● Task inputs

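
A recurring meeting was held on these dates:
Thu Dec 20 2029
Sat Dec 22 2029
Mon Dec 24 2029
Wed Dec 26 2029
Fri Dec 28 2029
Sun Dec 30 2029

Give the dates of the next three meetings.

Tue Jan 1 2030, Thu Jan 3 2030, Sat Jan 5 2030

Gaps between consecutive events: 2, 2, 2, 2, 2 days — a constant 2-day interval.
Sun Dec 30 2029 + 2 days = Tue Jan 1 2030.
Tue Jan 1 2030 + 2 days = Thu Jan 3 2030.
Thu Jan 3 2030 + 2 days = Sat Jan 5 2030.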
==
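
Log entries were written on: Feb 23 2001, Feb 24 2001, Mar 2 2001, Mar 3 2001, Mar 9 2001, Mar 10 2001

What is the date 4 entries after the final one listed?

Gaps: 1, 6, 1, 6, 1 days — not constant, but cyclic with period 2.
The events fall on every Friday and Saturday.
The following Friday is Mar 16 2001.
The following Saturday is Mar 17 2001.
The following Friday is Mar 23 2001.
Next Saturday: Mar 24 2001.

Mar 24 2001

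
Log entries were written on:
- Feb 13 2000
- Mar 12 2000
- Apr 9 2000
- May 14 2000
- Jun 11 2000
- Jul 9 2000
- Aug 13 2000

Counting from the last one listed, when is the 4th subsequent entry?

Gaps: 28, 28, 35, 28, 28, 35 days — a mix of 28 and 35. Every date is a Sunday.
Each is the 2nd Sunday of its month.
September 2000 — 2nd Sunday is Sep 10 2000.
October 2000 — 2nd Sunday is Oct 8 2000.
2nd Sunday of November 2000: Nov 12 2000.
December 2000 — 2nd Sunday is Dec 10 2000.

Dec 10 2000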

● What needs to be done
Whenever the string "were" turns up in a line above, copy that line out.

● Written response
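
Log entries were written on: Feb 23 2001, Feb 24 2001, Mar 2 2001, Mar 3 2001, Mar 9 2001, Mar 10 2001
Log entries were written on: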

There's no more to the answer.